* Work item
Each entry should be written out again exactly, so that nothing is lost.

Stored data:

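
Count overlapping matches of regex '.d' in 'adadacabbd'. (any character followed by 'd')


Pattern: .d means any character followed by 'd'.
Scanning 'adadacabbd' position-by-position:
  Pos 0: window 'ad' -> MATCH
  Pos 1: window 'da' -> no
  Pos 2: window 'ad' -> MATCH
  Pos 3: window 'da' -> no
  Pos 4: window 'ac' -> no
  Pos 5: window 'ca' -> no
  Pos 6: window 'ab' -> no
  Pos 7: window 'bb' -> no
  Pos 8: window 'bd' -> MATCH
  Pos 9: window 'd' -> no
Total matches: 3

3


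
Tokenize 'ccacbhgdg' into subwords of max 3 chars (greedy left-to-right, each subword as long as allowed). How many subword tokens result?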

* Finished exercise
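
Count overlapping matches of regex '.d' in 'adadacabbd'. (any character followed by 'd')


Pattern: .d means any character followed by 'd'.
Scanning 'adadacabbd' position-by-position:
  Pos 0: window 'ad' -> MATCH
  Pos 1: window 'da' -> no
  Pos 2: window 'ad' -> MATCH
  Pos 3: window 'da' -> no
  Pos 4: window 'ac' -> no
  Pos 5: window 'ca' -> no
  Pos 6: window 'ab' -> no
  Pos 7: window 'bb' -> no
  Pos 8: window 'bd' -> MATCH
  Pos 9: window 'd' -> no
Total matches: 3

3


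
Tokenize 'ccacbhgdg' into subwords of max 3 chars (greedy left-to-right, each subword as long as allowed). How many subword tokens result?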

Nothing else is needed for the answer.